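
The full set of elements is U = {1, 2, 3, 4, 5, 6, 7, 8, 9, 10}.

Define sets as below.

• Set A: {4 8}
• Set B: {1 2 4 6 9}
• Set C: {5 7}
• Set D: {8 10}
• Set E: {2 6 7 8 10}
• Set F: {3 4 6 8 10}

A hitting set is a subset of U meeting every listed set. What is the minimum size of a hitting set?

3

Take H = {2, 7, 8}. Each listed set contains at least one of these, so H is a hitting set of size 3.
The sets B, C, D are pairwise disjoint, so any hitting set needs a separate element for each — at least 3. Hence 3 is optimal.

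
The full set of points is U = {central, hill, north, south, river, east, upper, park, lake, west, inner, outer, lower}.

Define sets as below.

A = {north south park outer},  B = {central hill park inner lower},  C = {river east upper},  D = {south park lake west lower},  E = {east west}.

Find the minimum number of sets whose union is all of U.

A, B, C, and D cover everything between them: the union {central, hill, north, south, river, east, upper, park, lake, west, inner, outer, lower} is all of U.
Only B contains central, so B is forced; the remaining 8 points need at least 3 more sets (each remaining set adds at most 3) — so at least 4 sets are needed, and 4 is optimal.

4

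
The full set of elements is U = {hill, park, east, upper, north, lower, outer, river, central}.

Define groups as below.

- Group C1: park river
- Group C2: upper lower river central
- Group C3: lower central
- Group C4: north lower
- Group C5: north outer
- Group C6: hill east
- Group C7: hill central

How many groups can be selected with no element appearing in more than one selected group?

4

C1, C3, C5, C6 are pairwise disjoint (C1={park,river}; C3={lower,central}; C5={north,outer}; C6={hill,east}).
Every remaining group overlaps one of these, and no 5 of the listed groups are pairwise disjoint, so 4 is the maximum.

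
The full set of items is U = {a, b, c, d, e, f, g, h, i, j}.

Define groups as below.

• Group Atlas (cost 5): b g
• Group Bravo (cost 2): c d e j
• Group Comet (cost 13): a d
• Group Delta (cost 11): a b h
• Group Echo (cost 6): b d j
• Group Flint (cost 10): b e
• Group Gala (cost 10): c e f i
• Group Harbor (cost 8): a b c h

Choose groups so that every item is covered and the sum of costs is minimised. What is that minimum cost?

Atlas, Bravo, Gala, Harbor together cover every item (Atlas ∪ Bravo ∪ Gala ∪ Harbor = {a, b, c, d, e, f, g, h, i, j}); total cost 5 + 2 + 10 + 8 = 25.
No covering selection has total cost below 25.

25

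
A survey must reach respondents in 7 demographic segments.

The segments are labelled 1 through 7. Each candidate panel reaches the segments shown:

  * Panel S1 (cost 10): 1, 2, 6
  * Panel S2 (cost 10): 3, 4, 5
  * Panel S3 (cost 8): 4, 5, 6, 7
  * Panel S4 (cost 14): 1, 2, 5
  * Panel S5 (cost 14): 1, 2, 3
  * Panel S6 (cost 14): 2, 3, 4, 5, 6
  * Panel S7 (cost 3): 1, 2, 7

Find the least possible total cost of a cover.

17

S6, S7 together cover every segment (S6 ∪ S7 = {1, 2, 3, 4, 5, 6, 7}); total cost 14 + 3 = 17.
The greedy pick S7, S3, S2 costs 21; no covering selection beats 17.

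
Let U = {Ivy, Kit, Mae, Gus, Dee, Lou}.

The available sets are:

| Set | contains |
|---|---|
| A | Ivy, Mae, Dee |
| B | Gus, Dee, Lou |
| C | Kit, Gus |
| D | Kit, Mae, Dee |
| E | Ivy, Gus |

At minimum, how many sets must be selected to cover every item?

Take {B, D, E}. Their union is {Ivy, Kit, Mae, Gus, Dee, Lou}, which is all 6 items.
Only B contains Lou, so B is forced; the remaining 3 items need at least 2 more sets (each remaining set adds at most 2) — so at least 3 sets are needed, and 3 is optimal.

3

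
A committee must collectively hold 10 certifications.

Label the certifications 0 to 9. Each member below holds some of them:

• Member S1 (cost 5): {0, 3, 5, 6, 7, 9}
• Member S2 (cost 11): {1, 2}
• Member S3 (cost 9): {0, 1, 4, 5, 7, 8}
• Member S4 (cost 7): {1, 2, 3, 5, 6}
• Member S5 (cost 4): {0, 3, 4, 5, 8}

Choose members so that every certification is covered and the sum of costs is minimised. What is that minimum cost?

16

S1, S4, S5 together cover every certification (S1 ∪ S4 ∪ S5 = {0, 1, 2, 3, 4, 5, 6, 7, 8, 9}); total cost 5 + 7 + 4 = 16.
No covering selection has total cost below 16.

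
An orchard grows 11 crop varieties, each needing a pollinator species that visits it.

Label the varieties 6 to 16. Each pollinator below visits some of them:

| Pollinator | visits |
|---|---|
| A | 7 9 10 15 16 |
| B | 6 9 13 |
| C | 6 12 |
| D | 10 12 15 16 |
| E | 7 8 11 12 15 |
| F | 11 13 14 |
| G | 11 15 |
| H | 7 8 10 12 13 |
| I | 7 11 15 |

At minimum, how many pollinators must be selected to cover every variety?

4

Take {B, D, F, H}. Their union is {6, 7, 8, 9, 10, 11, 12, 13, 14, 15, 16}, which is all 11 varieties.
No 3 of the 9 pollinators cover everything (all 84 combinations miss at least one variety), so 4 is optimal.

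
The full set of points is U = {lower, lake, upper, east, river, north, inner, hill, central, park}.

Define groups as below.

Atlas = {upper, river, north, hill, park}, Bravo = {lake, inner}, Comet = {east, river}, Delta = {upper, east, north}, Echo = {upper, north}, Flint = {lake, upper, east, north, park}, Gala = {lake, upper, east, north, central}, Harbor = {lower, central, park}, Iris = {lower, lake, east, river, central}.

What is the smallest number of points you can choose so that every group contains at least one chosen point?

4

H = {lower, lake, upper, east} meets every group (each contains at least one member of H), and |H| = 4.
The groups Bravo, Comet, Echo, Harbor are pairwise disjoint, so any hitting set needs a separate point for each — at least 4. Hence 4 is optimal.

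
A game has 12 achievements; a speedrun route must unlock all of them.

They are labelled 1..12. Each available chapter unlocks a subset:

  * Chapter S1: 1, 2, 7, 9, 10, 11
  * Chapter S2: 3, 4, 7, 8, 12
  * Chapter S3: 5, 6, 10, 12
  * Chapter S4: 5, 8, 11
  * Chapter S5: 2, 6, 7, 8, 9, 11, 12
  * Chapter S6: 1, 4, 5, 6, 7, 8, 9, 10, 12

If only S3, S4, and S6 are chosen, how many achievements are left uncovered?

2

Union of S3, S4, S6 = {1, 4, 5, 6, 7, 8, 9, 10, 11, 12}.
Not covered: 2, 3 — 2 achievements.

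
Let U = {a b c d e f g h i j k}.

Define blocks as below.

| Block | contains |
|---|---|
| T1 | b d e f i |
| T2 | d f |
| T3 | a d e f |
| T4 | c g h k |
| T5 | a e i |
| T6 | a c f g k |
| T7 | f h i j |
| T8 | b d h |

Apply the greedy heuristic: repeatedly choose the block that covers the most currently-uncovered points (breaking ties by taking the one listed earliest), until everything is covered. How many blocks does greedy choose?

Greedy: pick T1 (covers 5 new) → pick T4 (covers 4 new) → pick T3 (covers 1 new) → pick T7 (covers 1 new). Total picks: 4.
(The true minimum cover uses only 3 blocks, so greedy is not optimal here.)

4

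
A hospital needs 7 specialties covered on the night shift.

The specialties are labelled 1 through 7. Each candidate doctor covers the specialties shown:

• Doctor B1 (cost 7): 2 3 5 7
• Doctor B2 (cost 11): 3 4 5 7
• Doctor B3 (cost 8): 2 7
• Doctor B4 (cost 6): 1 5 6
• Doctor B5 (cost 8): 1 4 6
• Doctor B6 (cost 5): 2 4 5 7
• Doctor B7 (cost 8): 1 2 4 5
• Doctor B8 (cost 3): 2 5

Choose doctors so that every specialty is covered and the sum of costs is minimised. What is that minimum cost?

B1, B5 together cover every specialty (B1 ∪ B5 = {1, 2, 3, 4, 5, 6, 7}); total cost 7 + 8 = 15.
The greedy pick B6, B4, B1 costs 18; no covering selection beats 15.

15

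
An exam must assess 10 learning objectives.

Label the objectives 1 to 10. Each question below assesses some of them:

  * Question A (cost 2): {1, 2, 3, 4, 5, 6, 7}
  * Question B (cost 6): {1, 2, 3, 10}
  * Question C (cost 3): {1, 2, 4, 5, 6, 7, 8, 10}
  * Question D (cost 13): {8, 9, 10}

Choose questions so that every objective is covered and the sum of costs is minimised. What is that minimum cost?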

:: Work to complete ::
Send back exactly the lines of the listing above, beginning at the line containing "The specialties are" and ending with the last. Add nothing.

:: Answer space ::
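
The specialties are labelled 1 through 7. Each candidate doctor covers the specialties shown:

• Doctor B1 (cost 7): 2 3 5 7
• Doctor B2 (cost 11): 3 4 5 7
• Doctor B3 (cost 8): 2 7
• Doctor B4 (cost 6): 1 5 6
• Doctor B5 (cost 8): 1 4 6
• Doctor B6 (cost 5): 2 4 5 7
• Doctor B7 (cost 8): 1 2 4 5
• Doctor B8 (cost 3): 2 5

Choose doctors so that every specialty is covered and the sum of costs is minimised. What is that minimum cost?

B1, B5 together cover every specialty (B1 ∪ B5 = {1, 2, 3, 4, 5, 6, 7}); total cost 7 + 8 = 15.
The greedy pick B6, B4, B1 costs 18; no covering selection beats 15.

15

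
An exam must assess 10 learning objectives.

Label the objectives 1 to 10. Each question below assesses some of them:

  * Question A (cost 2): {1, 2, 3, 4, 5, 6, 7}
  * Question B (cost 6): {1, 2, 3, 10}
  * Question C (cost 3): {1, 2, 4, 5, 6, 7, 8, 10}
  * Question D (cost 13): {8, 9, 10}

Choose questions so that every objective is covered and the sum of costs is minimised. What is that minimum cost?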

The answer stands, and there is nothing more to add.